## YOUR OBJECTIVE:
The records that follow need to be output exactly as they are.

== INFORMATION

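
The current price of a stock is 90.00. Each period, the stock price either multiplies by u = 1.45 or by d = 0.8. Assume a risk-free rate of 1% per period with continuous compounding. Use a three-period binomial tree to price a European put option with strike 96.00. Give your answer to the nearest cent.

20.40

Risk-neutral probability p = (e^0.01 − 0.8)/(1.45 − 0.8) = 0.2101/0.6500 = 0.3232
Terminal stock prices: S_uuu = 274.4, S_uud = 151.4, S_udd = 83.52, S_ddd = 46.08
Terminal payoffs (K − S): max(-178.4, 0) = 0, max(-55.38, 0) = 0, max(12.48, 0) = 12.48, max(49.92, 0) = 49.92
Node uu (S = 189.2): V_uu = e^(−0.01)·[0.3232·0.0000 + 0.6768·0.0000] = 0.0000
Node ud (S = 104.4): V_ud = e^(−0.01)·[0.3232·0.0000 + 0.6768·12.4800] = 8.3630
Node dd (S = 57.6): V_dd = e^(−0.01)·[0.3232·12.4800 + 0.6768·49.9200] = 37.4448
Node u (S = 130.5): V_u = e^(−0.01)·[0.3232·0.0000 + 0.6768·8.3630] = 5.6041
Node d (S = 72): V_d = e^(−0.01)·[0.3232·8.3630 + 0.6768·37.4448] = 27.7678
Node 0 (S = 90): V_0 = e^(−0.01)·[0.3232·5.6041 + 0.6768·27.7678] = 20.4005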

====

## ANSWER BELOW:
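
The current price of a stock is 90.00. Each period, the stock price either multiplies by u = 1.45 or by d = 0.8. Assume a risk-free rate of 1% per period with continuous compounding. Use a three-period binomial tree to price a European put option with strike 96.00. Give your answer to the nearest cent.

20.40

Risk-neutral probability p = (e^0.01 − 0.8)/(1.45 − 0.8) = 0.2101/0.6500 = 0.3232
Terminal stock prices: S_uuu = 274.4, S_uud = 151.4, S_udd = 83.52, S_ddd = 46.08
Terminal payoffs (K − S): max(-178.4, 0) = 0, max(-55.38, 0) = 0, max(12.48, 0) = 12.48, max(49.92, 0) = 49.92
Node uu (S = 189.2): V_uu = e^(−0.01)·[0.3232·0.0000 + 0.6768·0.0000] = 0.0000
Node ud (S = 104.4): V_ud = e^(−0.01)·[0.3232·0.0000 + 0.6768·12.4800] = 8.3630
Node dd (S = 57.6): V_dd = e^(−0.01)·[0.3232·12.4800 + 0.6768·49.9200] = 37.4448
Node u (S = 130.5): V_u = e^(−0.01)·[0.3232·0.0000 + 0.6768·8.3630] = 5.6041
Node d (S = 72): V_d = e^(−0.01)·[0.3232·8.3630 + 0.6768·37.4448] = 27.7678
Node 0 (S = 90): V_0 = e^(−0.01)·[0.3232·5.6041 + 0.6768·27.7678] = 20.4005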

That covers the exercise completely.